▶ [Data records]:
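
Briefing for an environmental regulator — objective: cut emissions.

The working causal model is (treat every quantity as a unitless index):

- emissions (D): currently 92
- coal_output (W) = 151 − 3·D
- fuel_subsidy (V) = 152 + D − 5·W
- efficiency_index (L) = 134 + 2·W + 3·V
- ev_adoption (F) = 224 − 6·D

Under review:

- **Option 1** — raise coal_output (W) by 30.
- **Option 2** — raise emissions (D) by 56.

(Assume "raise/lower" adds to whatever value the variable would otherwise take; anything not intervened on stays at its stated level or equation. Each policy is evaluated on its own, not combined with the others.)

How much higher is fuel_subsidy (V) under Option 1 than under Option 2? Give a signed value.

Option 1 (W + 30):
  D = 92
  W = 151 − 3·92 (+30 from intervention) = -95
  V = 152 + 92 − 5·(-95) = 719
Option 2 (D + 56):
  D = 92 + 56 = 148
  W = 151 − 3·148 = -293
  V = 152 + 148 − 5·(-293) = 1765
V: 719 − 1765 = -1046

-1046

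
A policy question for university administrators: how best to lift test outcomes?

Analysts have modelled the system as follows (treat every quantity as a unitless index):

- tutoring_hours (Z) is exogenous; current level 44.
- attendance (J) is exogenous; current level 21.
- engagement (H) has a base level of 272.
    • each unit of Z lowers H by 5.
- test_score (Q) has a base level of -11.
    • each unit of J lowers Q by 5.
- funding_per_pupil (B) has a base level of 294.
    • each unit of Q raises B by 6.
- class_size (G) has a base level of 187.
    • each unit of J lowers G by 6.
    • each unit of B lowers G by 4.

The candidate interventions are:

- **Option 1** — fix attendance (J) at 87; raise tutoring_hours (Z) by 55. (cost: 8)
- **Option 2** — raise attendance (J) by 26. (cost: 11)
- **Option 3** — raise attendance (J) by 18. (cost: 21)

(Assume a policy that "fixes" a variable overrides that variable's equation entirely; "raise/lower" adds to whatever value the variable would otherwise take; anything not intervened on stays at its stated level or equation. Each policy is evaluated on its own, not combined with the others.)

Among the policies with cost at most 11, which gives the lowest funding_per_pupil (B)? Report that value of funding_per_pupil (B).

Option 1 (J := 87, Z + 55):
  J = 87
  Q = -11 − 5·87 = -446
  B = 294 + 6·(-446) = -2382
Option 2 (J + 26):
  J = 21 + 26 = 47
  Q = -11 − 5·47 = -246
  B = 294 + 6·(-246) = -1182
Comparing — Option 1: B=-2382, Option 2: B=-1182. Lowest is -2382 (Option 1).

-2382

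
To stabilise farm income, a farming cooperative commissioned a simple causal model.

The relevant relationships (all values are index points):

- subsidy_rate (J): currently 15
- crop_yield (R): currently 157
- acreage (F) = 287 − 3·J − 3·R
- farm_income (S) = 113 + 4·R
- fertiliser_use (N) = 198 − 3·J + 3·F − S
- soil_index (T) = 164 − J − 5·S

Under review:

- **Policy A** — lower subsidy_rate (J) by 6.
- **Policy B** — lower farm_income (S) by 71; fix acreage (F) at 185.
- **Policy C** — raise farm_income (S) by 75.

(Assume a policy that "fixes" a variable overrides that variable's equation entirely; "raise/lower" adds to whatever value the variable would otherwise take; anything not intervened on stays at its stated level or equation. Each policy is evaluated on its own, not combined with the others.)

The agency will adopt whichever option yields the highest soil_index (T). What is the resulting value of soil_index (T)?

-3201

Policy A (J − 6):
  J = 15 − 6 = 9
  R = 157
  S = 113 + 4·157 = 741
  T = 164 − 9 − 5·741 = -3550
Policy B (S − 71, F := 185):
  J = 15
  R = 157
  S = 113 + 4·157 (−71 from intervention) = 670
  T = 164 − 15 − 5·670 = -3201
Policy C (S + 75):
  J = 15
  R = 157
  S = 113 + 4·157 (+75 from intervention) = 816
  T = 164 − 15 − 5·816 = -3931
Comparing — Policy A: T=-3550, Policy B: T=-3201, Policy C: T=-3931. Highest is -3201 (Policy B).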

---

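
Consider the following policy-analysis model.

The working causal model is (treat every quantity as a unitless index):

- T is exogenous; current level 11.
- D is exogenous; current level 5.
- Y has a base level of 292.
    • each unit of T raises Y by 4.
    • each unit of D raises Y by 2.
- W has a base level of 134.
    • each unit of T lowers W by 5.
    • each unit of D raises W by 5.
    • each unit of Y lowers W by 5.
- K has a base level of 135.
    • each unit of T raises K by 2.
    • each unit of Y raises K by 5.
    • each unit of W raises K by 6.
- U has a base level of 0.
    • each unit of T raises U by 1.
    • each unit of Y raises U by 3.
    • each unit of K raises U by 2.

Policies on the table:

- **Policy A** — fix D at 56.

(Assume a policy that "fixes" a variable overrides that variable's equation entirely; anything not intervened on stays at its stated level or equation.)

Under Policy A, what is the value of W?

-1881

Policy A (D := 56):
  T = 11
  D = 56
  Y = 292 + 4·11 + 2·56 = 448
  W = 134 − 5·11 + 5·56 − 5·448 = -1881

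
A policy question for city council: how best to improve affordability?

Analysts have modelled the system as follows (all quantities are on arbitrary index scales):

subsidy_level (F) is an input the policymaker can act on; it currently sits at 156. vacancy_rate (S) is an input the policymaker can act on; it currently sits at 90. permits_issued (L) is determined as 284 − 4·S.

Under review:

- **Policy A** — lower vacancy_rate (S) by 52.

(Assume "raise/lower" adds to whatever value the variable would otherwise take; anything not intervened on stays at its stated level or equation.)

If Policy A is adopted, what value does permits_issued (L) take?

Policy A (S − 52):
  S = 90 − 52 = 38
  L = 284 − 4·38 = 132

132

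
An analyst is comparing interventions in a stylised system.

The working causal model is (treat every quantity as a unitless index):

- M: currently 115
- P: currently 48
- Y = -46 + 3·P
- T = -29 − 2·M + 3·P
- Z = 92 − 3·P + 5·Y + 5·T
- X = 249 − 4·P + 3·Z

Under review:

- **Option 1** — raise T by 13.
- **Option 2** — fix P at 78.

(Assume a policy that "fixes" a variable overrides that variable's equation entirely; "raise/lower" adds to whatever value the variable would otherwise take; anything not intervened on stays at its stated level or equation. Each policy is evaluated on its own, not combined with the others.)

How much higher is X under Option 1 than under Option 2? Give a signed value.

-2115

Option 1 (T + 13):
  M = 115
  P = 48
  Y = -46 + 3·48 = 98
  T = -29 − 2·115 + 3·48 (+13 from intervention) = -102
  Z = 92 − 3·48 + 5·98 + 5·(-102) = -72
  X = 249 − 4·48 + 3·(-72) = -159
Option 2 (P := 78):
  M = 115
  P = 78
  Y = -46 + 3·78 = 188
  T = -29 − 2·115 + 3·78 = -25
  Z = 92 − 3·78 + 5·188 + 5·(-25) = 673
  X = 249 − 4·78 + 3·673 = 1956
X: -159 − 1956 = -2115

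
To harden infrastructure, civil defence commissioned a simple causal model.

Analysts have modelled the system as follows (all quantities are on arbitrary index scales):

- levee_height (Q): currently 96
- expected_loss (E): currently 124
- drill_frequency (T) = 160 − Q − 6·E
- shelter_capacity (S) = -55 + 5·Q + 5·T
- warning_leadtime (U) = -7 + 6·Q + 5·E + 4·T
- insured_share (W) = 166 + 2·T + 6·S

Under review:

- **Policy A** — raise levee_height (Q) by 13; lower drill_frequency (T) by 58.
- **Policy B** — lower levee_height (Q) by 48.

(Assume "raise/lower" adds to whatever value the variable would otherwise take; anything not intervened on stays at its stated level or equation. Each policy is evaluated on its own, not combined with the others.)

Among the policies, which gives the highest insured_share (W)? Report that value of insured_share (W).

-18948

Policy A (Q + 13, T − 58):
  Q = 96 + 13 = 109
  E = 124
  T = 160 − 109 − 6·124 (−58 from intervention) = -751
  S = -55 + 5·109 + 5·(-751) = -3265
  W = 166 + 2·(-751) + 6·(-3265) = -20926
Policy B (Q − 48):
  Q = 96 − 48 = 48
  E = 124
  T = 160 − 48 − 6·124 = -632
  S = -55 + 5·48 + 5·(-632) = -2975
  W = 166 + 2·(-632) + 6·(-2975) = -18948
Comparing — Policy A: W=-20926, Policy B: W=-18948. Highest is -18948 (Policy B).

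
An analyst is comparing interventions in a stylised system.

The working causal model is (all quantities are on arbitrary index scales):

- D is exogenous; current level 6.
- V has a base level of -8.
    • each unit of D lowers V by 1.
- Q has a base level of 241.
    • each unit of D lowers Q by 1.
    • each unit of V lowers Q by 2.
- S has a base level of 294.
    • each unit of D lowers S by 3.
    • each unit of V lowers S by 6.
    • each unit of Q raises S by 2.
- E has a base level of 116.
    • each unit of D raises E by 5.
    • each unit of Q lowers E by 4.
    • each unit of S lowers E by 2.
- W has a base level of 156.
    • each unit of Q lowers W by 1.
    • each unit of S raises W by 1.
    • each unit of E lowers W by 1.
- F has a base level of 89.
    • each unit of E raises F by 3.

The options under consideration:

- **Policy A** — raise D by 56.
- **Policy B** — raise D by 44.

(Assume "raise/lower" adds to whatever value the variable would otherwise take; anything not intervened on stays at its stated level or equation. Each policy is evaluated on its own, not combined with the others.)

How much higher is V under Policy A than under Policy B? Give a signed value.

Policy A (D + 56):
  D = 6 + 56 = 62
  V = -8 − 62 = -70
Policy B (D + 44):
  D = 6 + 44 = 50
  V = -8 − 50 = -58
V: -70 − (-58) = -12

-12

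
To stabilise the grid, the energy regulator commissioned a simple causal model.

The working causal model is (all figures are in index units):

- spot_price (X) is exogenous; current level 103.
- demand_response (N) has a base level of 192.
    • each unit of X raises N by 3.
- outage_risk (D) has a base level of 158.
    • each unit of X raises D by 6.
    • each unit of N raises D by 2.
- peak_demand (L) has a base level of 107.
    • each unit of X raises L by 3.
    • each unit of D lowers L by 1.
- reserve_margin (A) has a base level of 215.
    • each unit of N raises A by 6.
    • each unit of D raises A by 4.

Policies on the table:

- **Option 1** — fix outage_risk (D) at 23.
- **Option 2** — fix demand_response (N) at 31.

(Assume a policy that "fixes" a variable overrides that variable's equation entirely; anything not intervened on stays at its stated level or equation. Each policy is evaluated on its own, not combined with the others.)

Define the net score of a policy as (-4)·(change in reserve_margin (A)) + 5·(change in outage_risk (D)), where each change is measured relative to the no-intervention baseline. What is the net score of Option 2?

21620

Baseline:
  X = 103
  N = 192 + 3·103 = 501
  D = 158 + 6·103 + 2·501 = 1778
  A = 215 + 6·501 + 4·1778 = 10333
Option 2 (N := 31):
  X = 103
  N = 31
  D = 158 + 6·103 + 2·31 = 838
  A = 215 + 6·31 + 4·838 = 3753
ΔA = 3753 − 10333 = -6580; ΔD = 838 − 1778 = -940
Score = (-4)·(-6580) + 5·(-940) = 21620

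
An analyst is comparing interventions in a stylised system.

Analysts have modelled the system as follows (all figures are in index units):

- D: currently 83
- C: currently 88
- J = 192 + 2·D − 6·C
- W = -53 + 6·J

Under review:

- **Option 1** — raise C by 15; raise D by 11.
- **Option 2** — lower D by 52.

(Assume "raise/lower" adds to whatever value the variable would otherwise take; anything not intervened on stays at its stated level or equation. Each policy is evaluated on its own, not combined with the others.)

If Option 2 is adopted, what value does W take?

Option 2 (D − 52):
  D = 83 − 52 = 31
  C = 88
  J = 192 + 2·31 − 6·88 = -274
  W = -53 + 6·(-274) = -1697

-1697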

---

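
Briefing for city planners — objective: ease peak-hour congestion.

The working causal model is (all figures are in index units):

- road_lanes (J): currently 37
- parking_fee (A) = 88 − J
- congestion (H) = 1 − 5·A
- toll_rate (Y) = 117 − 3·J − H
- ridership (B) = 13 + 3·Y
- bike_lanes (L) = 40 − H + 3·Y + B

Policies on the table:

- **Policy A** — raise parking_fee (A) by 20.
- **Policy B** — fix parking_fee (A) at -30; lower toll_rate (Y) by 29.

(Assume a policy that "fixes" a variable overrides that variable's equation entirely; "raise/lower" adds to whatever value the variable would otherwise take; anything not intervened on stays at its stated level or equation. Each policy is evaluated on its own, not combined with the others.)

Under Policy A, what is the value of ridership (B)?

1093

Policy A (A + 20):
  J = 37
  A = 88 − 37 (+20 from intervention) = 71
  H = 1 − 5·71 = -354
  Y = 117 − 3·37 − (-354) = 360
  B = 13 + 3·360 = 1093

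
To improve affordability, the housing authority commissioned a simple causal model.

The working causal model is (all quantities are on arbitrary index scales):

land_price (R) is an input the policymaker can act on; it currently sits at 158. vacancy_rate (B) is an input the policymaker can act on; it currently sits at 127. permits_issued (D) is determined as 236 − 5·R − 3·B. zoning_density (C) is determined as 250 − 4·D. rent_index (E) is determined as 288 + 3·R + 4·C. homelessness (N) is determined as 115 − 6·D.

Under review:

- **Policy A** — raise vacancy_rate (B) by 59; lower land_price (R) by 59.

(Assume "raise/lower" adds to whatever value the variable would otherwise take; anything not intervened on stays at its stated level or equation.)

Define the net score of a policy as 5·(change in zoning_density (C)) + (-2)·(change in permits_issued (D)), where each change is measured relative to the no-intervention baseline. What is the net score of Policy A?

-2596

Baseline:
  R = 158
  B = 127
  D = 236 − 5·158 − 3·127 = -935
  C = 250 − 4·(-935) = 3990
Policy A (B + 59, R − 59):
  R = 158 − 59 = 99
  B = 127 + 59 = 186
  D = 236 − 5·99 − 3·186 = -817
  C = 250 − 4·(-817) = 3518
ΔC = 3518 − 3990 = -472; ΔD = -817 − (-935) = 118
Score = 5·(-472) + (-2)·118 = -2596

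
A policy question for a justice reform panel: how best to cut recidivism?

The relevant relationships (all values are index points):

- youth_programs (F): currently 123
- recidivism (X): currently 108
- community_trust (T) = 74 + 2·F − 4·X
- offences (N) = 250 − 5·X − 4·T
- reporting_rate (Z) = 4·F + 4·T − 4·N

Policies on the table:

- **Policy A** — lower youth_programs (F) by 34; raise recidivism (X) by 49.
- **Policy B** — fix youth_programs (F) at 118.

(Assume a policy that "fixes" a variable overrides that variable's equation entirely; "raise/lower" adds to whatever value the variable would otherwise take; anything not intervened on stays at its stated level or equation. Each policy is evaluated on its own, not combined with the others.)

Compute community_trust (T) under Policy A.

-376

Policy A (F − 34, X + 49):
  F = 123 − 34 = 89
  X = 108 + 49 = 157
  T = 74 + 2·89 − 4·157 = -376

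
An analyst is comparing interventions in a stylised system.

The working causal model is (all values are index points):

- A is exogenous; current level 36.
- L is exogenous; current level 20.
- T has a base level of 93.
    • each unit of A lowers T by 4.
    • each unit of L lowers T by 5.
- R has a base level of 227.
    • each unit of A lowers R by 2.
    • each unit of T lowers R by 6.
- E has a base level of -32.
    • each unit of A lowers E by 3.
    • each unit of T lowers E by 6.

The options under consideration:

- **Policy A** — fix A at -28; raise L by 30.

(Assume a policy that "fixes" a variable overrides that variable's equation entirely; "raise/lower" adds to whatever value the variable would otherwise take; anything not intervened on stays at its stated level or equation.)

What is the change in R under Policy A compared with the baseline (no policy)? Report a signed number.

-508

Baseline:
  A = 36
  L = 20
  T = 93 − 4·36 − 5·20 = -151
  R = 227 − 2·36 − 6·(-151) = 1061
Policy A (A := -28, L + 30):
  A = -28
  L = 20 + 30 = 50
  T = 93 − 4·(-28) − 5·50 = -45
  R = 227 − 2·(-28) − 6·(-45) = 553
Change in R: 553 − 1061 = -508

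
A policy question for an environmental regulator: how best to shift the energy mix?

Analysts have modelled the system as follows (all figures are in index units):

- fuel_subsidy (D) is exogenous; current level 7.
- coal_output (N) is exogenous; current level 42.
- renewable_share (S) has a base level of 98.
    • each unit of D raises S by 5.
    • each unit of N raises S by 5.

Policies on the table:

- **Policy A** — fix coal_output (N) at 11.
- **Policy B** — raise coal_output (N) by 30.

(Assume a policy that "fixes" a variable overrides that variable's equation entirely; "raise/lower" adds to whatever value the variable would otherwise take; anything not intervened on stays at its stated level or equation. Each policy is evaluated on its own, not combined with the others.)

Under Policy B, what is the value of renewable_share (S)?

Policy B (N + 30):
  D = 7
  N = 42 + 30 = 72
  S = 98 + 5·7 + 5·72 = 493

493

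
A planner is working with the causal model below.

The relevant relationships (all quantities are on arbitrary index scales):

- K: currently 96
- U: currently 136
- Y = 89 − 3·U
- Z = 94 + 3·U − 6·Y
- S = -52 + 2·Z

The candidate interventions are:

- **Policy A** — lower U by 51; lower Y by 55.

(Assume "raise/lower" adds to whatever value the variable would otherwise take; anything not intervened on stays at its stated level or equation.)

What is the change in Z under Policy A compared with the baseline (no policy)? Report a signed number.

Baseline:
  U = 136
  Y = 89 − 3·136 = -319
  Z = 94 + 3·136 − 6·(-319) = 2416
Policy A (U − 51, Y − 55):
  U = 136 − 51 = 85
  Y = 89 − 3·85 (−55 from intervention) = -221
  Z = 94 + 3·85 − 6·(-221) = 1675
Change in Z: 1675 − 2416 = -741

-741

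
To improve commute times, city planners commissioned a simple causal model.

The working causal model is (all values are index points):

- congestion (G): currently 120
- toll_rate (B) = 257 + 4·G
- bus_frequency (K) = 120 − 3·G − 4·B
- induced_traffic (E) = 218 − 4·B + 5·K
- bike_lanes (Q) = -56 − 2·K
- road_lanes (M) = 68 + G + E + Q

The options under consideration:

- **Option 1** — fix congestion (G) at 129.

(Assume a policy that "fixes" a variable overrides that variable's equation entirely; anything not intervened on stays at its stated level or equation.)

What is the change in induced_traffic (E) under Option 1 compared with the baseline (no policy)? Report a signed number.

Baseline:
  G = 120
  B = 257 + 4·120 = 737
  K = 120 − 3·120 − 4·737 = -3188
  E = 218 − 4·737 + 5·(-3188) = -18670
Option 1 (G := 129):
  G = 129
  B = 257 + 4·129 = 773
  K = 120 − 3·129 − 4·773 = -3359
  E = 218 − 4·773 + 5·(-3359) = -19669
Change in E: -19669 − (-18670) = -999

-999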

▶ [Prompt]: Beginning with the line containing "- levee_height (Q): currently 96" and ending with the line containing "- **Policy A** — raise levee_height", extract those lines exactly from the listing above, and only those.

▶ [Result of this exercise]:
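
- levee_height (Q): currently 96
- expected_loss (E): currently 124
- drill_frequency (T) = 160 − Q − 6·E
- shelter_capacity (S) = -55 + 5·Q + 5·T
- warning_leadtime (U) = -7 + 6·Q + 5·E + 4·T
- insured_share (W) = 166 + 2·T + 6·S

Under review:

- **Policy A** — raise levee_height (Q) by 13; lower drill_frequency (T) by 58.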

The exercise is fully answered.